(Saved data entries)
▼

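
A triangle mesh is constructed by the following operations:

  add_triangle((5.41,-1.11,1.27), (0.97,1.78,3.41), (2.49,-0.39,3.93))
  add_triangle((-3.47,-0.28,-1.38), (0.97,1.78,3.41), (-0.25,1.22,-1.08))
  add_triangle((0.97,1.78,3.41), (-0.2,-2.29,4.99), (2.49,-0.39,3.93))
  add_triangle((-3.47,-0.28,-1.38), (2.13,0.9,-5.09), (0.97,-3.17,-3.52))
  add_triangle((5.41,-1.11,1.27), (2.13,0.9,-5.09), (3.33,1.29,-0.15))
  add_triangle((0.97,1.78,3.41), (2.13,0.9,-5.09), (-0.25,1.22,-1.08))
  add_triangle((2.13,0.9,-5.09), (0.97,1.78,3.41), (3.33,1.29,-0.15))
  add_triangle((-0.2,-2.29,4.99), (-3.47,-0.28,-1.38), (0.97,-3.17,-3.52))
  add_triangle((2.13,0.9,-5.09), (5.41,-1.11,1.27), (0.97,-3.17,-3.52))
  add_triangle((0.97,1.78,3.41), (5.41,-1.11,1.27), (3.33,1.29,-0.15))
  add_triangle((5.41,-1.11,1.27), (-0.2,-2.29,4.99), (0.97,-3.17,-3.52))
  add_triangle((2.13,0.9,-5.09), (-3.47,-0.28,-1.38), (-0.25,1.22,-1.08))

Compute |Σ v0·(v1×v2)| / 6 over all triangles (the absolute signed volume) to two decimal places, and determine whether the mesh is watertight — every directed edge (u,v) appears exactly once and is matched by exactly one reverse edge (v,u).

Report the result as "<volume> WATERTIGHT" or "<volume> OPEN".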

▲

* Problem requirements
An acceptable answer repeats every entry exactly, with nothing omitted.

* Answer space
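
A triangle mesh is constructed by the following operations:

  add_triangle((5.41,-1.11,1.27), (0.97,1.78,3.41), (2.49,-0.39,3.93))
  add_triangle((-3.47,-0.28,-1.38), (0.97,1.78,3.41), (-0.25,1.22,-1.08))
  add_triangle((0.97,1.78,3.41), (-0.2,-2.29,4.99), (2.49,-0.39,3.93))
  add_triangle((-3.47,-0.28,-1.38), (2.13,0.9,-5.09), (0.97,-3.17,-3.52))
  add_triangle((5.41,-1.11,1.27), (2.13,0.9,-5.09), (3.33,1.29,-0.15))
  add_triangle((0.97,1.78,3.41), (2.13,0.9,-5.09), (-0.25,1.22,-1.08))
  add_triangle((2.13,0.9,-5.09), (0.97,1.78,3.41), (3.33,1.29,-0.15))
  add_triangle((-0.2,-2.29,4.99), (-3.47,-0.28,-1.38), (0.97,-3.17,-3.52))
  add_triangle((2.13,0.9,-5.09), (5.41,-1.11,1.27), (0.97,-3.17,-3.52))
  add_triangle((0.97,1.78,3.41), (5.41,-1.11,1.27), (3.33,1.29,-0.15))
  add_triangle((5.41,-1.11,1.27), (-0.2,-2.29,4.99), (0.97,-3.17,-3.52))
  add_triangle((2.13,0.9,-5.09), (-3.47,-0.28,-1.38), (-0.25,1.22,-1.08))

Compute |Σ v0·(v1×v2)| / 6 over all triangles (the absolute signed volume) to two decimal places, and determine whether the mesh is watertight — every directed edge (u,v) appears exactly once and is matched by exactly one reverse edge (v,u).

Report the result as "<volume> WATERTIGHT" or "<volume> OPEN".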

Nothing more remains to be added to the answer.